◆ YOUR OBJECTIVE ◆
Copy exactly the last part of the listing below, beginning at the line that contains "Elena and Farid run" and including the final line.

++++++++++++++++++++

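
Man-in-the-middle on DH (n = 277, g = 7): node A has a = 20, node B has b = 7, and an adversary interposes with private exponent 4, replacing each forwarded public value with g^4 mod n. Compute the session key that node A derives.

85

Node A receives an adversary's public value M = 7^4 mod 277 instead of the honest one.
7^1 ≡ 7 (mod 277)
7^2 = (7^1)^2 ≡ 7^2 = 49 ≡ 49 (mod 277)
7^4 = (7^2)^2 ≡ 49^2 = 2401 ≡ 185 (mod 277)
So M = 185. Node A computes K = M^20 mod 277.
185^1 ≡ 185 (mod 277)
185^2 = (185^1)^2 ≡ 185^2 = 34225 ≡ 154 (mod 277)
185^4 = (185^2)^2 ≡ 154^2 = 23716 ≡ 171 (mod 277)
185^8 = (185^4)^2 ≡ 171^2 = 29241 ≡ 156 (mod 277)
185^16 = (185^8)^2 ≡ 156^2 = 24336 ≡ 237 (mod 277)
185^20 = 185^16 · 185^4 ≡ 237 · 171 ≡ 85 (mod 277).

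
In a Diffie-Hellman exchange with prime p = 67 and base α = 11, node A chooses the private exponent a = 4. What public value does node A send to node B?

35

Public value = 11^4 mod 67.
11^1 ≡ 11 (mod 67)
11^2 = (11^1)^2 ≡ 11^2 = 121 ≡ 54 (mod 67)
11^4 = (11^2)^2 ≡ 54^2 = 2916 ≡ 35 (mod 67)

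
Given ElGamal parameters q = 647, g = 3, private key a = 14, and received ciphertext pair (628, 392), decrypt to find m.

Shared mask s = c₁^a mod q = 628^14 mod 647.
628^1 ≡ 628 (mod 647)
628^2 = (628^1)^2 ≡ 628^2 = 394384 ≡ 361 (mod 647)
628^4 = (628^2)^2 ≡ 361^2 = 130321 ≡ 274 (mod 647)
628^8 = (628^4)^2 ≡ 274^2 = 75076 ≡ 24 (mod 647)
628^14 = 628^8 · 628^4 · 628^2 ≡ 24 · 274 · 361 ≡ 93 (mod 647).
So s = 93; s⁻¹ ≡ 487 (mod 647).
m = c₂ · s⁻¹ mod 647 = 392 · 487 mod 647 = 39.

39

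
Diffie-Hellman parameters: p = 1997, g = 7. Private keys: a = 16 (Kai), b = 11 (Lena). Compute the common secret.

Lena sends B = g^b mod p = 7^11 mod 1997.
7^1 ≡ 7 (mod 1997)
7^2 = (7^1)^2 ≡ 7^2 = 49 ≡ 49 (mod 1997)
7^4 = (7^2)^2 ≡ 49^2 = 2401 ≡ 404 (mod 1997)
7^8 = (7^4)^2 ≡ 404^2 = 163216 ≡ 1459 (mod 1997)
7^11 = 7^8 · 7^2 · 7^1 ≡ 1459 · 49 · 7 ≡ 1187 (mod 1997).
So B = 1187. Kai then computes K = B^a mod p = 1187^16 mod 1997.
1187^1 ≡ 1187 (mod 1997)
1187^2 = (1187^1)^2 ≡ 1187^2 = 1408969 ≡ 1084 (mod 1997)
1187^4 = (1187^2)^2 ≡ 1084^2 = 1175056 ≡ 820 (mod 1997)
1187^8 = (1187^4)^2 ≡ 820^2 = 672400 ≡ 1408 (mod 1997)
1187^16 = (1187^8)^2 ≡ 1408^2 = 1982464 ≡ 1440 (mod 1997)

1440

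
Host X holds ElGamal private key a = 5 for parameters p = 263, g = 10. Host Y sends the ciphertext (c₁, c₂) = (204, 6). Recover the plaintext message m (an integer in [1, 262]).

Shared mask s = c₁^a mod p = 204^5 mod 263.
204^1 ≡ 204 (mod 263)
204^2 = (204^1)^2 ≡ 204^2 = 41616 ≡ 62 (mod 263)
204^4 = (204^2)^2 ≡ 62^2 = 3844 ≡ 162 (mod 263)
204^5 = 204^4 · 204^1 ≡ 162 · 204 ≡ 173 (mod 263).
So s = 173; s⁻¹ ≡ 225 (mod 263).
m = c₂ · s⁻¹ mod 263 = 6 · 225 mod 263 = 35.

35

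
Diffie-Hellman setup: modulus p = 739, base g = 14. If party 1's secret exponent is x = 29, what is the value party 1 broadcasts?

Public value = 14^{29} \pmod{739}.
14^1 ≡ 14 (mod 739)
14^2 = (14^1)^2 ≡ 14^2 = 196 ≡ 196 (mod 739)
14^4 = (14^2)^2 ≡ 196^2 = 38416 ≡ 727 (mod 739)
14^8 = (14^4)^2 ≡ 727^2 = 528529 ≡ 144 (mod 739)
14^16 = (14^8)^2 ≡ 144^2 = 20736 ≡ 44 (mod 739)
14^29 = 14^16 · 14^8 · 14^4 · 14^1 ≡ 44 · 144 · 727 · 14 ≡ 451 (mod 739).

451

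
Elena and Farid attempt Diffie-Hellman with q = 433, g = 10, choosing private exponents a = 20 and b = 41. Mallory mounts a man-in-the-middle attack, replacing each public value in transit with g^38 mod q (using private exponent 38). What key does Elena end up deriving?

Elena receives Mallory's public value M = 10^38 mod 433 instead of the honest one.
10^1 ≡ 10 (mod 433)
10^2 = (10^1)^2 ≡ 10^2 = 100 ≡ 100 (mod 433)
10^4 = (10^2)^2 ≡ 100^2 = 10000 ≡ 41 (mod 433)
10^8 = (10^4)^2 ≡ 41^2 = 1681 ≡ 382 (mod 433)
10^16 = (10^8)^2 ≡ 382^2 = 145924 ≡ 3 (mod 433)
10^32 = (10^16)^2 ≡ 3^2 = 9 ≡ 9 (mod 433)
10^38 = 10^32 · 10^4 · 10^2 ≡ 9 · 41 · 100 ≡ 95 (mod 433).
So M = 95. Elena computes K = M^20 mod 433.
95^1 ≡ 95 (mod 433)
95^2 = (95^1)^2 ≡ 95^2 = 9025 ≡ 365 (mod 433)
95^4 = (95^2)^2 ≡ 365^2 = 133225 ≡ 294 (mod 433)
95^8 = (95^4)^2 ≡ 294^2 = 86436 ≡ 269 (mod 433)
95^16 = (95^8)^2 ≡ 269^2 = 72361 ≡ 50 (mod 433)
95^20 = 95^16 · 95^4 ≡ 50 · 294 ≡ 411 (mod 433).

411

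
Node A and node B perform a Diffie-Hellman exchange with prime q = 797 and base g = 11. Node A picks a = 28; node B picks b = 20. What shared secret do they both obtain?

Node B sends B = g^b mod q = 11^20 mod 797.
11^1 ≡ 11 (mod 797)
11^2 = (11^1)^2 ≡ 11^2 = 121 ≡ 121 (mod 797)
11^4 = (11^2)^2 ≡ 121^2 = 14641 ≡ 295 (mod 797)
11^8 = (11^4)^2 ≡ 295^2 = 87025 ≡ 152 (mod 797)
11^16 = (11^8)^2 ≡ 152^2 = 23104 ≡ 788 (mod 797)
11^20 = 11^16 · 11^4 ≡ 788 · 295 ≡ 533 (mod 797).
So B = 533. Node A then computes K = B^a mod q = 533^28 mod 797.
533^1 ≡ 533 (mod 797)
533^2 = (533^1)^2 ≡ 533^2 = 284089 ≡ 357 (mod 797)
533^4 = (533^2)^2 ≡ 357^2 = 127449 ≡ 726 (mod 797)
533^8 = (533^4)^2 ≡ 726^2 = 527076 ≡ 259 (mod 797)
533^16 = (533^8)^2 ≡ 259^2 = 67081 ≡ 133 (mod 797)
533^28 = 533^16 · 533^8 · 533^4 ≡ 133 · 259 · 726 ≡ 256 (mod 797).

256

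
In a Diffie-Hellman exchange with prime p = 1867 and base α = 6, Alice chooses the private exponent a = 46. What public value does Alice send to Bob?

515

Public value = 6^46 mod 1867.
6^1 ≡ 6 (mod 1867)
6^2 = (6^1)^2 ≡ 6^2 = 36 ≡ 36 (mod 1867)
6^4 = (6^2)^2 ≡ 36^2 = 1296 ≡ 1296 (mod 1867)
6^8 = (6^4)^2 ≡ 1296^2 = 1679616 ≡ 1183 (mod 1867)
6^16 = (6^8)^2 ≡ 1183^2 = 1399489 ≡ 1106 (mod 1867)
6^32 = (6^16)^2 ≡ 1106^2 = 1223236 ≡ 351 (mod 1867)
6^46 = 6^32 · 6^8 · 6^4 · 6^2 ≡ 351 · 1183 · 1296 · 36 ≡ 515 (mod 1867).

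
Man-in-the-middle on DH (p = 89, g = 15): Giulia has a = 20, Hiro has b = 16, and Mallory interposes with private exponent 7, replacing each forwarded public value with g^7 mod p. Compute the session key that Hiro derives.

4

Hiro receives Mallory's public value M = 15^7 mod 89 instead of the honest one.
15^1 ≡ 15 (mod 89)
15^2 = (15^1)^2 ≡ 15^2 = 225 ≡ 47 (mod 89)
15^4 = (15^2)^2 ≡ 47^2 = 2209 ≡ 73 (mod 89)
15^7 = 15^4 · 15^2 · 15^1 ≡ 73 · 47 · 15 ≡ 23 (mod 89).
So M = 23. Hiro computes K = M^16 mod 89.
23^1 ≡ 23 (mod 89)
23^2 = (23^1)^2 ≡ 23^2 = 529 ≡ 84 (mod 89)
23^4 = (23^2)^2 ≡ 84^2 = 7056 ≡ 25 (mod 89)
23^8 = (23^4)^2 ≡ 25^2 = 625 ≡ 2 (mod 89)
23^16 = (23^8)^2 ≡ 2^2 = 4 ≡ 4 (mod 89)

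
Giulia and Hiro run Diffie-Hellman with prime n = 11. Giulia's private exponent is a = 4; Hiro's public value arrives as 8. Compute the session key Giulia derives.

Shared key K = 8^4 mod 11.
8^1 ≡ 8 (mod 11)
8^2 = (8^1)^2 ≡ 8^2 = 64 ≡ 9 (mod 11)
8^4 = (8^2)^2 ≡ 9^2 = 81 ≡ 4 (mod 11)

4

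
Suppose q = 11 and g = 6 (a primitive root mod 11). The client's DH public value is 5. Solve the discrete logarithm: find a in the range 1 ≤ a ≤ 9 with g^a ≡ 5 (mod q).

6

Try successive powers of 6 modulo 11:
6^1 ≡ 6
6^2 ≡ 3
6^3 ≡ 7
6^4 ≡ 9
6^5 ≡ 10
6^6 ≡ 5
Found: a = 6.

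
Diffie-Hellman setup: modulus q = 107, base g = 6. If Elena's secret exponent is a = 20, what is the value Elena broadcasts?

57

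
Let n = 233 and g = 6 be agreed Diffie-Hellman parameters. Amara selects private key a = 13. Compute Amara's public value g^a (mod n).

176

Public value = 6^13 (mod 233).
6^1 ≡ 6 (mod 233)
6^2 = (6^1)^2 ≡ 6^2 = 36 ≡ 36 (mod 233)
6^4 = (6^2)^2 ≡ 36^2 = 1296 ≡ 131 (mod 233)
6^8 = (6^4)^2 ≡ 131^2 = 17161 ≡ 152 (mod 233)
6^13 = 6^8 · 6^4 · 6^1 ≡ 152 · 131 · 6 ≡ 176 (mod 233).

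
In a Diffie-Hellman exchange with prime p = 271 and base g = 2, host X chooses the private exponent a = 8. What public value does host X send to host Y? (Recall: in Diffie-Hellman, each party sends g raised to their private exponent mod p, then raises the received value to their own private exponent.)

256

Public value = 2^8 mod 271.
2^1 ≡ 2 (mod 271)
2^2 = (2^1)^2 ≡ 2^2 = 4 ≡ 4 (mod 271)
2^4 = (2^2)^2 ≡ 4^2 = 16 ≡ 16 (mod 271)
2^8 = (2^4)^2 ≡ 16^2 = 256 ≡ 256 (mod 271)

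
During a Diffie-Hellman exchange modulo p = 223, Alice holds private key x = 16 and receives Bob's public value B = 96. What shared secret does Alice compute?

199

Shared key K = 96^16 mod 223.
96^1 ≡ 96 (mod 223)
96^2 = (96^1)^2 ≡ 96^2 = 9216 ≡ 73 (mod 223)
96^4 = (96^2)^2 ≡ 73^2 = 5329 ≡ 200 (mod 223)
96^8 = (96^4)^2 ≡ 200^2 = 40000 ≡ 83 (mod 223)
96^16 = (96^8)^2 ≡ 83^2 = 6889 ≡ 199 (mod 223)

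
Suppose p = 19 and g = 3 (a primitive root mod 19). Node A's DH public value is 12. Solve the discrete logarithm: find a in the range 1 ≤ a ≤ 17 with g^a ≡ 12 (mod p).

15

Try successive powers of 3 modulo 19:
3^1 ≡ 3
3^2 ≡ 9
3^3 ≡ 8
3^4 ≡ 5
3^5 ≡ 15
3^6 ≡ 7
3^7 ≡ 2
3^8 ≡ 6
3^9 ≡ 18
3^10 ≡ 16
3^11 ≡ 10
3^12 ≡ 11
3^13 ≡ 14
3^14 ≡ 4
3^15 ≡ 12
Found: a = 15.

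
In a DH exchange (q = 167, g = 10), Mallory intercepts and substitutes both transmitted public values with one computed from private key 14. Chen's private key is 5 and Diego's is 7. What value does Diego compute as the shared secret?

32

Diego receives Mallory's public value M = 10^14 mod 167 instead of the honest one.
10^1 ≡ 10 (mod 167)
10^2 = (10^1)^2 ≡ 10^2 = 100 ≡ 100 (mod 167)
10^4 = (10^2)^2 ≡ 100^2 = 10000 ≡ 147 (mod 167)
10^8 = (10^4)^2 ≡ 147^2 = 21609 ≡ 66 (mod 167)
10^14 = 10^8 · 10^4 · 10^2 ≡ 66 · 147 · 100 ≡ 97 (mod 167).
So M = 97. Diego computes K = M^7 mod 167.
97^1 ≡ 97 (mod 167)
97^2 = (97^1)^2 ≡ 97^2 = 9409 ≡ 57 (mod 167)
97^4 = (97^2)^2 ≡ 57^2 = 3249 ≡ 76 (mod 167)
97^7 = 97^4 · 97^2 · 97^1 ≡ 76 · 57 · 97 ≡ 32 (mod 167).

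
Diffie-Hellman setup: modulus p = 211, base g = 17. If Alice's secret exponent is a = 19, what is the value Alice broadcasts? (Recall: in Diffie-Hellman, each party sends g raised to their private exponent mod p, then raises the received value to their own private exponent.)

2

Public value = 17^19 mod 211.
17^1 ≡ 17 (mod 211)
17^2 = (17^1)^2 ≡ 17^2 = 289 ≡ 78 (mod 211)
17^4 = (17^2)^2 ≡ 78^2 = 6084 ≡ 176 (mod 211)
17^8 = (17^4)^2 ≡ 176^2 = 30976 ≡ 170 (mod 211)
17^16 = (17^8)^2 ≡ 170^2 = 28900 ≡ 204 (mod 211)
17^19 = 17^16 · 17^2 · 17^1 ≡ 204 · 78 · 17 ≡ 2 (mod 211).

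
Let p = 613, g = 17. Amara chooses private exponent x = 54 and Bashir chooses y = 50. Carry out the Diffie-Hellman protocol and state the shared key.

197

Amara sends A = g^x mod p = 17^54 mod 613.
17^1 ≡ 17 (mod 613)
17^2 = (17^1)^2 ≡ 17^2 = 289 ≡ 289 (mod 613)
17^4 = (17^2)^2 ≡ 289^2 = 83521 ≡ 153 (mod 613)
17^8 = (17^4)^2 ≡ 153^2 = 23409 ≡ 115 (mod 613)
17^16 = (17^8)^2 ≡ 115^2 = 13225 ≡ 352 (mod 613)
17^32 = (17^16)^2 ≡ 352^2 = 123904 ≡ 78 (mod 613)
17^54 = 17^32 · 17^16 · 17^4 · 17^2 ≡ 78 · 352 · 153 · 289 ≡ 585 (mod 613).
So A = 585. Bashir then computes K = A^y mod p = 585^50 mod 613.
585^1 ≡ 585 (mod 613)
585^2 = (585^1)^2 ≡ 585^2 = 342225 ≡ 171 (mod 613)
585^4 = (585^2)^2 ≡ 171^2 = 29241 ≡ 430 (mod 613)
585^8 = (585^4)^2 ≡ 430^2 = 184900 ≡ 387 (mod 613)
585^16 = (585^8)^2 ≡ 387^2 = 149769 ≡ 197 (mod 613)
585^32 = (585^16)^2 ≡ 197^2 = 38809 ≡ 190 (mod 613)
585^50 = 585^32 · 585^16 · 585^2 ≡ 190 · 197 · 171 ≡ 197 (mod 613).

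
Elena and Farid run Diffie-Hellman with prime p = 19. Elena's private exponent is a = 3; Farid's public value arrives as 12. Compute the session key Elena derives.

Shared key K = 12^3 mod 19.
12^1 ≡ 12 (mod 19)
12^2 = (12^1)^2 ≡ 12^2 = 144 ≡ 11 (mod 19)
12^3 = 12^2 · 12^1 ≡ 11 · 12 ≡ 18 (mod 19).

18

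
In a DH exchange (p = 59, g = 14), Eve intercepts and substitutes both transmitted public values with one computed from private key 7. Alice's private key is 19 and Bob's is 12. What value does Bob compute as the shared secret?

Bob receives Eve's public value M = 14^7 mod 59 instead of the honest one.
14^1 ≡ 14 (mod 59)
14^2 = (14^1)^2 ≡ 14^2 = 196 ≡ 19 (mod 59)
14^4 = (14^2)^2 ≡ 19^2 = 361 ≡ 7 (mod 59)
14^7 = 14^4 · 14^2 · 14^1 ≡ 7 · 19 · 14 ≡ 33 (mod 59).
So M = 33. Bob computes K = M^12 mod 59.
33^1 ≡ 33 (mod 59)
33^2 = (33^1)^2 ≡ 33^2 = 1089 ≡ 27 (mod 59)
33^4 = (33^2)^2 ≡ 27^2 = 729 ≡ 21 (mod 59)
33^8 = (33^4)^2 ≡ 21^2 = 441 ≡ 28 (mod 59)
33^12 = 33^8 · 33^4 ≡ 28 · 21 ≡ 57 (mod 59).

57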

++++++++++++++++++++

◆ ANSWER TO THE EXERCISE ◆
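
Elena and Farid run Diffie-Hellman with prime p = 19. Elena's private exponent is a = 3; Farid's public value arrives as 12. Compute the session key Elena derives.

Shared key K = 12^3 mod 19.
12^1 ≡ 12 (mod 19)
12^2 = (12^1)^2 ≡ 12^2 = 144 ≡ 11 (mod 19)
12^3 = 12^2 · 12^1 ≡ 11 · 12 ≡ 18 (mod 19).

18

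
In a DH exchange (p = 59, g = 14), Eve intercepts and substitutes both transmitted public values with one computed from private key 7. Alice's private key is 19 and Bob's is 12. What value does Bob compute as the shared secret?

Bob receives Eve's public value M = 14^7 mod 59 instead of the honest one.
14^1 ≡ 14 (mod 59)
14^2 = (14^1)^2 ≡ 14^2 = 196 ≡ 19 (mod 59)
14^4 = (14^2)^2 ≡ 19^2 = 361 ≡ 7 (mod 59)
14^7 = 14^4 · 14^2 · 14^1 ≡ 7 · 19 · 14 ≡ 33 (mod 59).
So M = 33. Bob computes K = M^12 mod 59.
33^1 ≡ 33 (mod 59)
33^2 = (33^1)^2 ≡ 33^2 = 1089 ≡ 27 (mod 59)
33^4 = (33^2)^2 ≡ 27^2 = 729 ≡ 21 (mod 59)
33^8 = (33^4)^2 ≡ 21^2 = 441 ≡ 28 (mod 59)
33^12 = 33^8 · 33^4 ≡ 28 · 21 ≡ 57 (mod 59).

57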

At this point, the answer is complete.